- **Supplied data**

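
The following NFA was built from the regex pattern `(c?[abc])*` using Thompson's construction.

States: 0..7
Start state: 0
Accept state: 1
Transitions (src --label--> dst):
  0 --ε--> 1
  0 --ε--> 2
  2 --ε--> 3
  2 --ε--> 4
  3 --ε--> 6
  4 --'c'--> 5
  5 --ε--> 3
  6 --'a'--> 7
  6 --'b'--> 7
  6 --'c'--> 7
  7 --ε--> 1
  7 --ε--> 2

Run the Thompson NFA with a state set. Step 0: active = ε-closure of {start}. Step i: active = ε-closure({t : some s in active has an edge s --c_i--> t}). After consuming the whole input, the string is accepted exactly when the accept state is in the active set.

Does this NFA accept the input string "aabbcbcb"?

initial (ε-close {0}): {0,1,2,3,4,6}
'a' @ 1: {1,2,3,4,6,7}  (accept∈set)
'a' @ 2: {1,2,3,4,6,7}  (accept∈set)
'b' @ 3: {1,2,3,4,6,7}  (accept∈set)
'b' @ 4: {1,2,3,4,6,7}  (accept∈set)
'c' @ 5: {1,2,3,4,5,6,7}  (accept∈set)
'b' @ 6: {1,2,3,4,6,7}  (accept∈set)
'c' @ 7: {1,2,3,4,5,6,7}  (accept∈set)
'b' @ 8: {1,2,3,4,6,7}  (accept∈set)
final: {1,2,3,4,6,7}; accept 1 in set

Answer: ACCEPT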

- **Task goal**
Write the material out once more, exactly as it reads.

- **Response to the task**
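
The following NFA was built from the regex pattern `(c?[abc])*` using Thompson's construction.

States: 0..7
Start state: 0
Accept state: 1
Transitions (src --label--> dst):
  0 --ε--> 1
  0 --ε--> 2
  2 --ε--> 3
  2 --ε--> 4
  3 --ε--> 6
  4 --'c'--> 5
  5 --ε--> 3
  6 --'a'--> 7
  6 --'b'--> 7
  6 --'c'--> 7
  7 --ε--> 1
  7 --ε--> 2

Run the Thompson NFA with a state set. Step 0: active = ε-closure of {start}. Step i: active = ε-closure({t : some s in active has an edge s --c_i--> t}). After consuming the whole input, the string is accepted exactly when the accept state is in the active set.

Does this NFA accept the input string "aabbcbcb"?

initial (ε-close {0}): {0,1,2,3,4,6}
'a' @ 1: {1,2,3,4,6,7}  (accept∈set)
'a' @ 2: {1,2,3,4,6,7}  (accept∈set)
'b' @ 3: {1,2,3,4,6,7}  (accept∈set)
'b' @ 4: {1,2,3,4,6,7}  (accept∈set)
'c' @ 5: {1,2,3,4,5,6,7}  (accept∈set)
'b' @ 6: {1,2,3,4,6,7}  (accept∈set)
'c' @ 7: {1,2,3,4,5,6,7}  (accept∈set)
'b' @ 8: {1,2,3,4,6,7}  (accept∈set)
final: {1,2,3,4,6,7}; accept 1 in set

Answer: ACCEPT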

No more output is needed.